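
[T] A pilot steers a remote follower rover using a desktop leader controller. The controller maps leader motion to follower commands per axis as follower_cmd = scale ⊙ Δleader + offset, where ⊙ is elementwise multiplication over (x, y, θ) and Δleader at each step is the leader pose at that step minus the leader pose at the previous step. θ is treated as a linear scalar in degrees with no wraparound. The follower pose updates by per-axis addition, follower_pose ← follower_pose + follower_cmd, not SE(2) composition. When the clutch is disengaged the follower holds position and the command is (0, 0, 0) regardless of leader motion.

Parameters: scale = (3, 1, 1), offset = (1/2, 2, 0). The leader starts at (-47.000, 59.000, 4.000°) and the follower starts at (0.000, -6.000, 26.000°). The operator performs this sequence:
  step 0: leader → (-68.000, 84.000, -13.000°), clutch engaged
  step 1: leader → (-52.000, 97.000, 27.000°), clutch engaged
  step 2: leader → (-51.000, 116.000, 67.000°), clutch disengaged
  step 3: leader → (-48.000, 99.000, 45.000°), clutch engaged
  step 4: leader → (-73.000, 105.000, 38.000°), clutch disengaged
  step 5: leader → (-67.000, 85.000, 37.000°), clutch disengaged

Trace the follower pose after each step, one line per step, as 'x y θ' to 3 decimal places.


step 0: Δleader=(-21.000, 25.000, -17.000°), engaged; cmd=(-62.500, 27.000, -17.000°) → follower=(-62.500, 21.000, 9.000°)
step 1: Δleader=(16.000, 13.000, 40.000°), engaged; cmd=(48.500, 15.000, 40.000°) → follower=(-14.000, 36.000, 49.000°)
step 2: Δleader=(1.000, 19.000, 40.000°), disengaged; cmd=(0,0,0) → follower holds at (-14.000, 36.000, 49.000°)
step 3: Δleader=(3.000, -17.000, -22.000°), engaged; cmd=(9.500, -15.000, -22.000°) → follower=(-4.500, 21.000, 27.000°)
step 4: Δleader=(-25.000, 6.000, -7.000°), disengaged; cmd=(0,0,0) → follower holds at (-4.500, 21.000, 27.000°)
step 5: Δleader=(6.000, -20.000, -1.000°), disengaged; cmd=(0,0,0) → follower holds at (-4.500, 21.000, 27.000°)

-62.500 21.000 9.000
-14.000 36.000 49.000
-14.000 36.000 49.000
-4.500 21.000 27.000
-4.500 21.000 27.000
-4.500 21.000 27.000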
● ● ●
> [EXERCISE] Set down all of the data above again, exactly.

> [ANSWER TO THE PROBLEM]
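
[T] A pilot steers a remote follower rover using a desktop leader controller. The controller maps leader motion to follower commands per axis as follower_cmd = scale ⊙ Δleader + offset, where ⊙ is elementwise multiplication over (x, y, θ) and Δleader at each step is the leader pose at that step minus the leader pose at the previous step. θ is treated as a linear scalar in degrees with no wraparound. The follower pose updates by per-axis addition, follower_pose ← follower_pose + follower_cmd, not SE(2) composition. When the clutch is disengaged the follower holds position and the command is (0, 0, 0) regardless of leader motion.

Parameters: scale = (3, 1, 1), offset = (1/2, 2, 0). The leader starts at (-47.000, 59.000, 4.000°) and the follower starts at (0.000, -6.000, 26.000°). The operator performs this sequence:
  step 0: leader → (-68.000, 84.000, -13.000°), clutch engaged
  step 1: leader → (-52.000, 97.000, 27.000°), clutch engaged
  step 2: leader → (-51.000, 116.000, 67.000°), clutch disengaged
  step 3: leader → (-48.000, 99.000, 45.000°), clutch engaged
  step 4: leader → (-73.000, 105.000, 38.000°), clutch disengaged
  step 5: leader → (-67.000, 85.000, 37.000°), clutch disengaged

Trace the follower pose after each step, one line per step, as 'x y θ' to 3 decimal places.


step 0: Δleader=(-21.000, 25.000, -17.000°), engaged; cmd=(-62.500, 27.000, -17.000°) → follower=(-62.500, 21.000, 9.000°)
step 1: Δleader=(16.000, 13.000, 40.000°), engaged; cmd=(48.500, 15.000, 40.000°) → follower=(-14.000, 36.000, 49.000°)
step 2: Δleader=(1.000, 19.000, 40.000°), disengaged; cmd=(0,0,0) → follower holds at (-14.000, 36.000, 49.000°)
step 3: Δleader=(3.000, -17.000, -22.000°), engaged; cmd=(9.500, -15.000, -22.000°) → follower=(-4.500, 21.000, 27.000°)
step 4: Δleader=(-25.000, 6.000, -7.000°), disengaged; cmd=(0,0,0) → follower holds at (-4.500, 21.000, 27.000°)
step 5: Δleader=(6.000, -20.000, -1.000°), disengaged; cmd=(0,0,0) → follower holds at (-4.500, 21.000, 27.000°)

-62.500 21.000 9.000
-14.000 36.000 49.000
-14.000 36.000 49.000
-4.500 21.000 27.000
-4.500 21.000 27.000
-4.500 21.000 27.000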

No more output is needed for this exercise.